▶ Records for processing

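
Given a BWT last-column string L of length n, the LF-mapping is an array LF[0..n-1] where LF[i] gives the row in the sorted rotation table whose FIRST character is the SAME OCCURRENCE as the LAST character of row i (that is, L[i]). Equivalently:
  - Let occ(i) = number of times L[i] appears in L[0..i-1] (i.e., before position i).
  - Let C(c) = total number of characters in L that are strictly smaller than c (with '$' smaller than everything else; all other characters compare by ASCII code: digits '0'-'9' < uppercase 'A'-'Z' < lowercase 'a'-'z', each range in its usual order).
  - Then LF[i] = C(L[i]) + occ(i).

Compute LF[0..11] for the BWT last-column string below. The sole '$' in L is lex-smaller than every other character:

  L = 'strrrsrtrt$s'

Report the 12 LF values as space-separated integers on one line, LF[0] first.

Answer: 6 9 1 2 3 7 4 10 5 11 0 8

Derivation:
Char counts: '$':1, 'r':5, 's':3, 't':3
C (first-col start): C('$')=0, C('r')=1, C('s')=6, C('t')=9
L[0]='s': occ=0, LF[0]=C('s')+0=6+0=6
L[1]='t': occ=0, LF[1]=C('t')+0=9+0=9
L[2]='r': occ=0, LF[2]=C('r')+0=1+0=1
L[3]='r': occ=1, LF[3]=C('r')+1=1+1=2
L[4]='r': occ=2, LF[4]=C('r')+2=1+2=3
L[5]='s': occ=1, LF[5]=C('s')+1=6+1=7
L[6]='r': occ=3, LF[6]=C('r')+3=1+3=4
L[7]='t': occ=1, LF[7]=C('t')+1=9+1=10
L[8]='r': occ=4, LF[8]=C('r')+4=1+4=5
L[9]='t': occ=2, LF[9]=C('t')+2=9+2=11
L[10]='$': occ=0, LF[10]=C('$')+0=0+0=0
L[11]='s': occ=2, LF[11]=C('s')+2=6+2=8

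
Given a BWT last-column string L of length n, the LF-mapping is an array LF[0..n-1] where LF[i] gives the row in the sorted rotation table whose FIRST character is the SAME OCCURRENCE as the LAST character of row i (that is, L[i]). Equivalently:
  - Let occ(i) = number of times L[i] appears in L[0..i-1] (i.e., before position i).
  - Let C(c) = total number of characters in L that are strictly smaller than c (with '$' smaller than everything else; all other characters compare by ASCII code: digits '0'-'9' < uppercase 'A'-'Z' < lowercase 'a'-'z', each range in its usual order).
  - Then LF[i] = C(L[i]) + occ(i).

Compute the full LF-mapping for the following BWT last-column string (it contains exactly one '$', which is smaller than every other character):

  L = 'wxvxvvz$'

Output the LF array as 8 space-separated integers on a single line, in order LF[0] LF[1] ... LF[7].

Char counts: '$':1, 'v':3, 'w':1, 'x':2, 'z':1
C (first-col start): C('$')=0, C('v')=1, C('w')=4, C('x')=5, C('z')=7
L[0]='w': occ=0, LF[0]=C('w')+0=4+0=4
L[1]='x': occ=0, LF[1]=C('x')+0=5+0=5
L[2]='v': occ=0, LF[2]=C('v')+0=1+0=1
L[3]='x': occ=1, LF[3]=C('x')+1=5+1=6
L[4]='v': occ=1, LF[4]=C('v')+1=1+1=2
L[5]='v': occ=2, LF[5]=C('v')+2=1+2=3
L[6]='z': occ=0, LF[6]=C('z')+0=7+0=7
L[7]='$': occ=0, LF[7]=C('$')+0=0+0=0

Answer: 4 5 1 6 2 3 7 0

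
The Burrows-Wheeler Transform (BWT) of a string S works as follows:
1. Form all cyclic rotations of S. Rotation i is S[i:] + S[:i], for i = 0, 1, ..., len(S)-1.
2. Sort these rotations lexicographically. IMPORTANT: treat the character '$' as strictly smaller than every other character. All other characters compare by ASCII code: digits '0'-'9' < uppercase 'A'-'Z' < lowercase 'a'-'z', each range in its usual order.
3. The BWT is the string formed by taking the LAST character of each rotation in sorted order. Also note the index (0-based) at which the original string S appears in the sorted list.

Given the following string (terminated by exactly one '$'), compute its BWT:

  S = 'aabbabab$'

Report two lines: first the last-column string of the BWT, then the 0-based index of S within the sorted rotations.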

▶ Your goal
Going through the entries above, show each line that contains "exactly".

▶ Response box
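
Compute the full LF-mapping for the following BWT last-column string (it contains exactly one '$', which is smaller than every other character):
Given the following string (terminated by exactly one '$'), compute its BWT: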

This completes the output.